**Your instructions**
In the data below, find the line containing "A mobile robot's particle filter holds 9", then set down that line and every later line up to and including the line containing "i (C[-1]=0, C[5]=1).", exactly.

**Dataset**
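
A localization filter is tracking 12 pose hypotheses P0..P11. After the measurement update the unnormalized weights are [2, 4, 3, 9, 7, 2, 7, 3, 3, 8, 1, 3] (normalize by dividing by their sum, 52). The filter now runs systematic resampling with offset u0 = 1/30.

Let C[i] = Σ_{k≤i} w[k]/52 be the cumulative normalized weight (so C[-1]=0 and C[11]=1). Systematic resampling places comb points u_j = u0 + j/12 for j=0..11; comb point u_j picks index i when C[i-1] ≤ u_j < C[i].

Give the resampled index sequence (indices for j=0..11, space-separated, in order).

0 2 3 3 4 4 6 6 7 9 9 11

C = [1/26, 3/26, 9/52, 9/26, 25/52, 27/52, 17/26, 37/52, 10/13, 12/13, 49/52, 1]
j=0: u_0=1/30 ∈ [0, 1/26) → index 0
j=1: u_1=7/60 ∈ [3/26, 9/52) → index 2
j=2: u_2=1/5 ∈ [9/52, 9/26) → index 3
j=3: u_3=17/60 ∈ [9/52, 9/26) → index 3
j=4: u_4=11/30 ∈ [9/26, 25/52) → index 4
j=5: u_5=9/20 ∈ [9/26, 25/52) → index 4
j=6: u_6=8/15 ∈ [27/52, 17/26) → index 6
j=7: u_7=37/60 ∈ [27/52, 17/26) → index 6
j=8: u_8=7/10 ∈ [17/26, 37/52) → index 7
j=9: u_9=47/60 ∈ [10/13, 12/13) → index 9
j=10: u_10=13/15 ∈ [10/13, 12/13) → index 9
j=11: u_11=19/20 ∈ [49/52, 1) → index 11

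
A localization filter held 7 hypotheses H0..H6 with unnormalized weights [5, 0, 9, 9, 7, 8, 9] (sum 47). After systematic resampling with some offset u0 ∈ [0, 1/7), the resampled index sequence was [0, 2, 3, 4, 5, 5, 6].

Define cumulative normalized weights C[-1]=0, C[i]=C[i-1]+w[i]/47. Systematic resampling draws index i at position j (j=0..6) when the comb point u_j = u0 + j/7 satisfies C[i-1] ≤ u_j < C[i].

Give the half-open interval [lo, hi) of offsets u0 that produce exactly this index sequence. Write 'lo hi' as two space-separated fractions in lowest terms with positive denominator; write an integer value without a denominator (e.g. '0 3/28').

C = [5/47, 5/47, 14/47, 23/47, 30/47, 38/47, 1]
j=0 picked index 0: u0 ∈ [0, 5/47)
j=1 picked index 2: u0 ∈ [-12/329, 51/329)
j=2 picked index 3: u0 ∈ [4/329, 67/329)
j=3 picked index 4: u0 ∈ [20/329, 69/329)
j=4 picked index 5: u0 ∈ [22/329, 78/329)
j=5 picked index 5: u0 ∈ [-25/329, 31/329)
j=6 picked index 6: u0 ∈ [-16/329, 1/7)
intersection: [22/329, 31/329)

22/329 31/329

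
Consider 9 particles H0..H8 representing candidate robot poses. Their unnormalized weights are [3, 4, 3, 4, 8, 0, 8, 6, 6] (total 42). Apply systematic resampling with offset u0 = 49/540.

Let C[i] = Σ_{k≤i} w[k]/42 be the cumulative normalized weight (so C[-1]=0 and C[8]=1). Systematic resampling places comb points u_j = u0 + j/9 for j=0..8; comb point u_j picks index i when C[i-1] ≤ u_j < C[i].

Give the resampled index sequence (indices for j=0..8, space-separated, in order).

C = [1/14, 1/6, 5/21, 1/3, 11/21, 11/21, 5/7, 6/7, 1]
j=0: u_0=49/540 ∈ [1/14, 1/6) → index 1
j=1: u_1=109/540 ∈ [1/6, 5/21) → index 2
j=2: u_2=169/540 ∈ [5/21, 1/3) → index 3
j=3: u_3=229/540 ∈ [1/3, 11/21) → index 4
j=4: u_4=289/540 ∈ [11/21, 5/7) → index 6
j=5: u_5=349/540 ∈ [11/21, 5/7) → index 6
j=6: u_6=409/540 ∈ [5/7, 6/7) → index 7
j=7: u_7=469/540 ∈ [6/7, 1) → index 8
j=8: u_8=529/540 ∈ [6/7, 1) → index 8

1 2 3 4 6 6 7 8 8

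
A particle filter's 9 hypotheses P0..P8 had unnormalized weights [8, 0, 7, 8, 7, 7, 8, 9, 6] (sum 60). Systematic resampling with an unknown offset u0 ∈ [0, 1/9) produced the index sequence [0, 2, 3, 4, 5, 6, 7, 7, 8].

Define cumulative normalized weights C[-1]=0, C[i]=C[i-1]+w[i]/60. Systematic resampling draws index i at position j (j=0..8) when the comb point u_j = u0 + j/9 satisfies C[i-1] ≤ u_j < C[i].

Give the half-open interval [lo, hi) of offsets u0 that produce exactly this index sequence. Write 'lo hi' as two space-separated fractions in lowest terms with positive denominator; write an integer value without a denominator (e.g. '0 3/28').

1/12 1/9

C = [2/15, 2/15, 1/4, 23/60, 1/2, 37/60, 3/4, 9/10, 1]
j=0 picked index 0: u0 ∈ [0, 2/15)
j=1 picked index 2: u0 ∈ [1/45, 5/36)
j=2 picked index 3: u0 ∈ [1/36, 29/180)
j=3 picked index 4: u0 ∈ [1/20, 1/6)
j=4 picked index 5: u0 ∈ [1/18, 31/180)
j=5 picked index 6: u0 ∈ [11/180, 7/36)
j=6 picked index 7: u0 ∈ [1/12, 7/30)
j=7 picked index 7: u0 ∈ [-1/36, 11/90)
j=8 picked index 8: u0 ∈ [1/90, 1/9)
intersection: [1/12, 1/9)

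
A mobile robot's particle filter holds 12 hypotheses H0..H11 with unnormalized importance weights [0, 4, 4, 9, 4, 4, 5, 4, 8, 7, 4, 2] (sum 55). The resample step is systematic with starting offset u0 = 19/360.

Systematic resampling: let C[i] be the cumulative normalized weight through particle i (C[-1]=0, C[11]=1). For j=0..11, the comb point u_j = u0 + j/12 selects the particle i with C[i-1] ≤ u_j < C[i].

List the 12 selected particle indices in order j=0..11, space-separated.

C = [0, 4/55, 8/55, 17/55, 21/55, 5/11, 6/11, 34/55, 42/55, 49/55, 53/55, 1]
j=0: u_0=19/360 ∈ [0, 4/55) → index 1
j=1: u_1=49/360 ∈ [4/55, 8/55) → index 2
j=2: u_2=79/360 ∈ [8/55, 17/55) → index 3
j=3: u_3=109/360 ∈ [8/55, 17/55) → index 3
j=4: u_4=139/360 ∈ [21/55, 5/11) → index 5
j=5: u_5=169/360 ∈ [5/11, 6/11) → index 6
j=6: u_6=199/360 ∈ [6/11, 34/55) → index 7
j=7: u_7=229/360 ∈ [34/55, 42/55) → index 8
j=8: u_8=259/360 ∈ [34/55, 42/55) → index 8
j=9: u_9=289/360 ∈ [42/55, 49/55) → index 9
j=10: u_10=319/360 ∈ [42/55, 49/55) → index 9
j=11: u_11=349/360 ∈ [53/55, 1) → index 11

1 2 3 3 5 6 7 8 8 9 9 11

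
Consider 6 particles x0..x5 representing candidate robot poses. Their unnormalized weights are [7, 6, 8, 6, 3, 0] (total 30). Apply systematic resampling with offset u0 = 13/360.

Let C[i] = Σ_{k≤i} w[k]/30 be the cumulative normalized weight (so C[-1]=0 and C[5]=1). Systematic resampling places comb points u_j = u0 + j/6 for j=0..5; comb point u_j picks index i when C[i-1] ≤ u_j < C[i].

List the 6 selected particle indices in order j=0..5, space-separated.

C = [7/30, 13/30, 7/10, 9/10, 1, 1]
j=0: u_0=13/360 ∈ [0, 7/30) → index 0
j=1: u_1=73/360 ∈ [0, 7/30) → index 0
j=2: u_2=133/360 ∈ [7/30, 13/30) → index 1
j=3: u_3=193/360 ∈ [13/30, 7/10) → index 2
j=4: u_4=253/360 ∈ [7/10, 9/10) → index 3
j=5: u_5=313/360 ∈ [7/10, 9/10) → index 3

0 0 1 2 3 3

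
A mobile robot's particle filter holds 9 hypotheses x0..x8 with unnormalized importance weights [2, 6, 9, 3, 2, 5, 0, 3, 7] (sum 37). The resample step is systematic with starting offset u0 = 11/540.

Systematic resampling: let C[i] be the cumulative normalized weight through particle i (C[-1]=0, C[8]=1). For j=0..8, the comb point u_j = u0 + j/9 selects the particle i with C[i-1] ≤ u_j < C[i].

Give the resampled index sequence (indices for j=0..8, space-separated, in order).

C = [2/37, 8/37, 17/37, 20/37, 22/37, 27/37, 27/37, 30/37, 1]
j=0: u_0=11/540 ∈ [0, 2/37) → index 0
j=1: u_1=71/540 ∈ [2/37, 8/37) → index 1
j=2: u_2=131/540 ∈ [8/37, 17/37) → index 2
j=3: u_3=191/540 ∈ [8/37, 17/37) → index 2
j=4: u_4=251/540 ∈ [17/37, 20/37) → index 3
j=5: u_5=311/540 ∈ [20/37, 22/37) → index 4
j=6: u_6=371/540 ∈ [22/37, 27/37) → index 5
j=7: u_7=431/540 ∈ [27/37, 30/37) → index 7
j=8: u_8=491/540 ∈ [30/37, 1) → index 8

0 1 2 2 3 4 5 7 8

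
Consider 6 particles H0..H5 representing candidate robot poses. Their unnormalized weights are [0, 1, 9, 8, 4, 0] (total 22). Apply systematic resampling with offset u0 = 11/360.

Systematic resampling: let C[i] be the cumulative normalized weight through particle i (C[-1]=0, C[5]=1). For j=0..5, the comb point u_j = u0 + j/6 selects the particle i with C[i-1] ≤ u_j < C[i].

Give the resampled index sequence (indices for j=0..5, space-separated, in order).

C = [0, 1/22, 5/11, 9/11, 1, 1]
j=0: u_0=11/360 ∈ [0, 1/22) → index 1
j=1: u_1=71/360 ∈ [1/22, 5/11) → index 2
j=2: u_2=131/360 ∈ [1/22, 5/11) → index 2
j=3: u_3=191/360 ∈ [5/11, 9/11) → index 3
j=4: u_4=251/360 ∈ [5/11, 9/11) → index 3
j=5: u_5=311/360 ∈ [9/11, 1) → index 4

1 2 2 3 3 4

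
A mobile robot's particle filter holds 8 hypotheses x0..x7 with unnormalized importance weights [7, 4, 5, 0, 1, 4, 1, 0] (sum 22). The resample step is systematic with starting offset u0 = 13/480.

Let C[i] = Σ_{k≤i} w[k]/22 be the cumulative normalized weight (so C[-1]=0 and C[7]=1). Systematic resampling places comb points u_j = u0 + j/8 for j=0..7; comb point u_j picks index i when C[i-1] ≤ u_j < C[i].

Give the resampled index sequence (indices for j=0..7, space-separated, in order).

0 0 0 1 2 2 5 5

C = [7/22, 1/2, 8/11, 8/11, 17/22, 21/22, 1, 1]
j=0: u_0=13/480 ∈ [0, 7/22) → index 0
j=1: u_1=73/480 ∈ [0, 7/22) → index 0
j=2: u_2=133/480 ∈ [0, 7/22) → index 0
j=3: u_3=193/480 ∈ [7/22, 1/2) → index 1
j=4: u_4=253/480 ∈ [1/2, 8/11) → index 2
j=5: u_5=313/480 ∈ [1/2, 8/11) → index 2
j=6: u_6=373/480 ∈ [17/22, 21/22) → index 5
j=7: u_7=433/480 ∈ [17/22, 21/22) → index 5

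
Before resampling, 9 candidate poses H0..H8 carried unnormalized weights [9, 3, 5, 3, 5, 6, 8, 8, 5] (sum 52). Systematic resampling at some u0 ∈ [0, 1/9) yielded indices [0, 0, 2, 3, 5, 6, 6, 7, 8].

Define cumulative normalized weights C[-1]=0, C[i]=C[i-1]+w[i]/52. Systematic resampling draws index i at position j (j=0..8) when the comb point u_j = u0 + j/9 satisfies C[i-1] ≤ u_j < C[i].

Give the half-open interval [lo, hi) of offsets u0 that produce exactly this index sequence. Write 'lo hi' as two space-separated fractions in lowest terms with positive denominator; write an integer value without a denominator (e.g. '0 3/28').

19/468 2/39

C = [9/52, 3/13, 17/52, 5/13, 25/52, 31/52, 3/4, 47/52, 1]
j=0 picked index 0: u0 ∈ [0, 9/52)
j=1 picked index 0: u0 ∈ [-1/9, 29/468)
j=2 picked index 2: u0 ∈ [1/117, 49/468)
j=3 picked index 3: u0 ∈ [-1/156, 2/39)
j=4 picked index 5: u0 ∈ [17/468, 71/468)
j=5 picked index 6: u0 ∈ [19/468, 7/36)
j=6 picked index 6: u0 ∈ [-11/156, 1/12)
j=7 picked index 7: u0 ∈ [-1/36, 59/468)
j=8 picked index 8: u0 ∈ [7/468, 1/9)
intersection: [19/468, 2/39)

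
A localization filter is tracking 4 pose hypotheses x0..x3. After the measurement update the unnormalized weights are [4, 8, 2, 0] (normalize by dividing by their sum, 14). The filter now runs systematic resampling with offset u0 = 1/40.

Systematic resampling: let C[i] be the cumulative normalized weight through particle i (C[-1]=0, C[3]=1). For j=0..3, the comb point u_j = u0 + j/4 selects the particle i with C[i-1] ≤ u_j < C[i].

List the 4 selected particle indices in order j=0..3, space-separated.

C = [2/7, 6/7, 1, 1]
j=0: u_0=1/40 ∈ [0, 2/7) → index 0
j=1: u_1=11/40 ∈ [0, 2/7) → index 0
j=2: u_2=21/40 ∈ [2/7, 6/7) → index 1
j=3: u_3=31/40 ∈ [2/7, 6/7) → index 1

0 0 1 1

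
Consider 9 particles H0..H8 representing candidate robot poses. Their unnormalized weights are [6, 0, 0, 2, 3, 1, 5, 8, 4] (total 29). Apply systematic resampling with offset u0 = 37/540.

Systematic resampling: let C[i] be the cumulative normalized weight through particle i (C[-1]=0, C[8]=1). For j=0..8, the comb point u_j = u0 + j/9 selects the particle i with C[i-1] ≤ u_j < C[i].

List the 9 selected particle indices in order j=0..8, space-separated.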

**Written reply**
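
A mobile robot's particle filter holds 9 hypotheses x0..x8 with unnormalized importance weights [2, 6, 9, 3, 2, 5, 0, 3, 7] (sum 37). The resample step is systematic with starting offset u0 = 11/540.

Systematic resampling: let C[i] be the cumulative normalized weight through particle i (C[-1]=0, C[8]=1). For j=0..8, the comb point u_j = u0 + j/9 selects the particle i with C[i-1] ≤ u_j < C[i].

Give the resampled index sequence (indices for j=0..8, space-separated, in order).

C = [2/37, 8/37, 17/37, 20/37, 22/37, 27/37, 27/37, 30/37, 1]
j=0: u_0=11/540 ∈ [0, 2/37) → index 0
j=1: u_1=71/540 ∈ [2/37, 8/37) → index 1
j=2: u_2=131/540 ∈ [8/37, 17/37) → index 2
j=3: u_3=191/540 ∈ [8/37, 17/37) → index 2
j=4: u_4=251/540 ∈ [17/37, 20/37) → index 3
j=5: u_5=311/540 ∈ [20/37, 22/37) → index 4
j=6: u_6=371/540 ∈ [22/37, 27/37) → index 5
j=7: u_7=431/540 ∈ [27/37, 30/37) → index 7
j=8: u_8=491/540 ∈ [30/37, 1) → index 8

0 1 2 2 3 4 5 7 8

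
Consider 6 particles H0..H5 representing candidate robot poses. Their unnormalized weights are [0, 1, 9, 8, 4, 0] (total 22). Apply systematic resampling with offset u0 = 11/360.

Systematic resampling: let C[i] be the cumulative normalized weight through particle i (C[-1]=0, C[5]=1). For j=0..5, the comb point u_j = u0 + j/6 selects the particle i with C[i-1] ≤ u_j < C[i].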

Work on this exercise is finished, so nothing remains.